> [What you should do]: Transcribe the entries below exactly.

> [Listed records]:
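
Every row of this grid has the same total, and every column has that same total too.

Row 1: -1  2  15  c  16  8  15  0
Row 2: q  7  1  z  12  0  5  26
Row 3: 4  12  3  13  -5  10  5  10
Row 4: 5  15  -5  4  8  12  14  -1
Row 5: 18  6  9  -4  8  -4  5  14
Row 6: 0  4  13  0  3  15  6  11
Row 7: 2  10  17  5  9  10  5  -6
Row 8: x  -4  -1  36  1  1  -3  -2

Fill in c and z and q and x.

c = -3, z = 1, q = 0, x = 24

Rows 3 and 4 both sum to 52, so that's the common total.
Row 1: -1 + 2 + 15 + 16 + 8 + 15 + 0 = 55, so its missing entry is 52 − 55 = -3.
Column 4: -3 + 13 + 4 − 4 + 0 + 5 + 36 = 51, so its missing entry is 52 − 51 = 1.
Row 2: 7 + 1 + 1 + 12 + 0 + 5 + 26 = 52, so its missing entry is 52 − 52 = 0.
Row 8: -4 − 1 + 36 + 1 + 1 − 3 − 2 = 28, so its missing entry is 52 − 28 = 24.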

> [Answer to the problem]:
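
Every row of this grid has the same total, and every column has that same total too.

Row 1: -1  2  15  c  16  8  15  0
Row 2: q  7  1  z  12  0  5  26
Row 3: 4  12  3  13  -5  10  5  10
Row 4: 5  15  -5  4  8  12  14  -1
Row 5: 18  6  9  -4  8  -4  5  14
Row 6: 0  4  13  0  3  15  6  11
Row 7: 2  10  17  5  9  10  5  -6
Row 8: x  -4  -1  36  1  1  -3  -2

Fill in c and z and q and x.

c = -3, z = 1, q = 0, x = 24

Rows 3 and 4 both sum to 52, so that's the common total.
Row 1: -1 + 2 + 15 + 16 + 8 + 15 + 0 = 55, so its missing entry is 52 − 55 = -3.
Column 4: -3 + 13 + 4 − 4 + 0 + 5 + 36 = 51, so its missing entry is 52 − 51 = 1.
Row 2: 7 + 1 + 1 + 12 + 0 + 5 + 26 = 52, so its missing entry is 52 − 52 = 0.
Row 8: -4 − 1 + 36 + 1 + 1 − 3 − 2 = 28, so its missing entry is 52 − 28 = 24.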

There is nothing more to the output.